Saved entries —
#####
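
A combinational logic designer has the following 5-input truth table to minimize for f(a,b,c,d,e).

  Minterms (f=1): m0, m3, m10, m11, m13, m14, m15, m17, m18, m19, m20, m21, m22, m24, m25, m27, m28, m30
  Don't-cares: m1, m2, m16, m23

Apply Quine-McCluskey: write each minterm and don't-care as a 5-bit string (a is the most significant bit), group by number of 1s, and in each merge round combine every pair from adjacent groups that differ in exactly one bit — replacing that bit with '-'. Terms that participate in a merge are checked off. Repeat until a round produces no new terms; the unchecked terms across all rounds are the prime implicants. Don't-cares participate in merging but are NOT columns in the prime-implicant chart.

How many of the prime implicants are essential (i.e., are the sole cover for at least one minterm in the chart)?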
#####
What is needed —
Search the data for the string "cares". List each line that has it.

Output of the task —
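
  Don't-cares: m1, m2, m16, m23
Apply Quine-McCluskey: write each minterm and don't-care as a 5-bit string (a is the most significant bit), group by number of 1s, and in each merge round combine every pair from adjacent groups that differ in exactly one bit — replacing that bit with '-'. Terms that participate in a merge are checked off. Repeat until a round produces no new terms; the unchecked terms across all rounds are the prime implicants. Don't-cares participate in merging but are NOT columns in the prime-implicant chart.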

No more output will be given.